◆ Dataset records ◆
-=-=-
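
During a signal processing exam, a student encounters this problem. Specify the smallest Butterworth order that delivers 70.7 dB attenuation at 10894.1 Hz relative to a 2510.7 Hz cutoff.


Butterworth filter order formula:
n = log10(10^(A/10) - 1) / (2 * log10(f_stop/f_pass))
10^(70.7/10) - 1 = 11748974.5494
f_stop/f_pass = 10894.1 / 2510.7 = 4.3391
n = 5.546 -> ceil = 6

6


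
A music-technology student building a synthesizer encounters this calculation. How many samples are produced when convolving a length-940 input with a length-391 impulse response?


Linear convolution output length:
L = N + M - 1
  = 940 + 391 - 1
  = 1330 samples

1330


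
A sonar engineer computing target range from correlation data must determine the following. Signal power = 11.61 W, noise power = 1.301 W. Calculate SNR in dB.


SNR in decibels:
SNR = 10 * log10(Ps / Pn)
    = 10 * log10(11.61 / 1.301)
    = 10 * log10(8.9239)
    = 10 * 0.9506
    = 9.51 dB

9.51 dB


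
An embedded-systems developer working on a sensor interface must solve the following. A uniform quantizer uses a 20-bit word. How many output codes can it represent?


Number of quantization levels = 2^N
= 2^20
= 1048576

1048576


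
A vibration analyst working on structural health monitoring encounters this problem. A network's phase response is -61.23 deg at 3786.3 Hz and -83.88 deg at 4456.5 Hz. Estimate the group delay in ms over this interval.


Group delay from phase difference:
tau = -d(phi)/d(omega)
d(phi) = -22.65 deg = -0.395317 rad
d(omega) = 2*pi*(4456.5 - 3786.3) = 4210.9908 rad/s
tau = -(-0.395317) / 4210.9908
    = 0.0939 ms

0.0939 ms


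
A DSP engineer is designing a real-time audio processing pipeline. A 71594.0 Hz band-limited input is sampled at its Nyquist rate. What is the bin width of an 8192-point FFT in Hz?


Step 1 — Nyquist sampling rate:
fs = 2 * fmax = 2 * 71594.0 = 143188.0 Hz

Step 2 — DFT bin spacing:
df = fs / N = 143188.0 / 8192 = 17.479 Hz

17.479 Hz


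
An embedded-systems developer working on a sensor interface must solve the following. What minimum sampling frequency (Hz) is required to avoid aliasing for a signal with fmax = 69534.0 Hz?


The Nyquist rate is twice the maximum frequency component.
fs_min = 2 * fmax
      = 2 * 69534.0
      = 139068.0 Hz

139068.0


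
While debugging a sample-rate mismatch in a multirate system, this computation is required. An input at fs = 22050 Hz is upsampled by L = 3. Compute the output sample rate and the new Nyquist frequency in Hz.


Step 1 — output sample rate after interpolation by L:
fs_out = L * fs_in = 3 * 22050 = 66150 Hz

Step 2 — Nyquist frequency of the output stream:
f_Nyq = fs_out / 2 = 66150 / 2 = 33075.0 Hz

fs_out = 66150 Hz; f_Nyquist = 33075.0 Hz


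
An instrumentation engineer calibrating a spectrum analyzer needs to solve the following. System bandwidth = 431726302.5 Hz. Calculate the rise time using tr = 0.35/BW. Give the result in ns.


Rise time from bandwidth relationship:
tr = 0.35 / BW
   = 0.35 / 431726302.5
   = 8.106988107e-10 s
   = 0.8107 ns

0.8107 ns


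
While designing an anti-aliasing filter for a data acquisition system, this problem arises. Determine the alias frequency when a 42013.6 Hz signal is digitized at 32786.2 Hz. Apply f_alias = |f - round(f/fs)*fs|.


Compute the nearest integer multiple of fs to the signal:
n = round(42013.6 / 32786.2) = 1
f_alias = |42013.6 - 1 * 32786.2|
        = |42013.6 - 32786.2|
        = 9227.4 Hz

9227.4


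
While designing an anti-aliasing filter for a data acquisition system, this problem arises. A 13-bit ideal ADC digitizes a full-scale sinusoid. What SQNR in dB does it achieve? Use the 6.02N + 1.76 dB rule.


Theoretical SNR for a full-scale sinusoid:
SNR = 6.02 * N + 1.76
    = 6.02 * 13 + 1.76
    = 78.26 + 1.76
    = 80.02 dB

80.02 dB


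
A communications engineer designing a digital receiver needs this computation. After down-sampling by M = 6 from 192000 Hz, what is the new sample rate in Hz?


Decimation reduces the sample rate:
fs_out = fs_in / M
       = 192000 / 6
       = 32000.0 Hz

32000.0 Hz


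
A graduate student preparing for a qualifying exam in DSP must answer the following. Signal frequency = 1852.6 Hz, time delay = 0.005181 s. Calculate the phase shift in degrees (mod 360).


Phase shift from frequency and time delay:
phi = 360 * f * t_delay
    = 360 * 1852.6 * 0.005181
    = 3455.4 degrees
    mod 360 = 215.4 degrees

215.4 degrees


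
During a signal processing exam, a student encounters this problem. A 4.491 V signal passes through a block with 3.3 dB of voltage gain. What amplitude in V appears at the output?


Output voltage from dB gain:
V_out = V_in * 10^(gain_dB / 20)
      = 4.491 * 10^(3.3 / 20)
      = 4.491 * 1.462177
      = 6.5666 V

6.5666 V


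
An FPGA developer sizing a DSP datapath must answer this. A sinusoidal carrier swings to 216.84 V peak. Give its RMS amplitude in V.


RMS voltage for a sinusoidal waveform:
V_rms = V_peak / sqrt(2)
      = 216.84 / 1.414214
      = 153.329 V

153.329 V


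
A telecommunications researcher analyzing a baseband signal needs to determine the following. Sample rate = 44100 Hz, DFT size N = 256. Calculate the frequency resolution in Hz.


DFT frequency resolution:
df = fs / N
   = 44100 / 256
   = 172.2656 Hz

172.2656 Hz


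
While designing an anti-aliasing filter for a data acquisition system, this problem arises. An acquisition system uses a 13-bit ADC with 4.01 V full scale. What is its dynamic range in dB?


Dynamic range from full-scale to LSB:
V_min = V_max / 2^bits = 4.01 / 2^13
DR = 20 * log10(V_max / V_min)
   = 20 * log10(2^13)
   = 20 * 13 * log10(2)
   = 78.27 dB

78.27 dB


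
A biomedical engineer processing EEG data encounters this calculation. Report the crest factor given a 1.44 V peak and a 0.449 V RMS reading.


Crest factor is the ratio of peak to RMS:
CF = V_peak / V_rms
   = 1.44 / 0.449
   = 3.2071

3.2071


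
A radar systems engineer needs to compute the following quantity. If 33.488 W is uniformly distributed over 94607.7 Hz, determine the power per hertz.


Power spectral density:
PSD = P / BW
    = 33.488 / 94607.7
    = 0.00035397 W/Hz

0.00035397 W/Hz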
-=-=-
◆ PROBLEM TO WORK ON ◆
The answer is the line containing "A radar systems" together with every line after it in the records, repeated exactly and with nothing else.

◆ WRITTEN ANSWER ◆
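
A radar systems engineer needs to compute the following quantity. If 33.488 W is uniformly distributed over 94607.7 Hz, determine the power per hertz.


Power spectral density:
PSD = P / BW
    = 33.488 / 94607.7
    = 0.00035397 W/Hz

0.00035397 W/Hz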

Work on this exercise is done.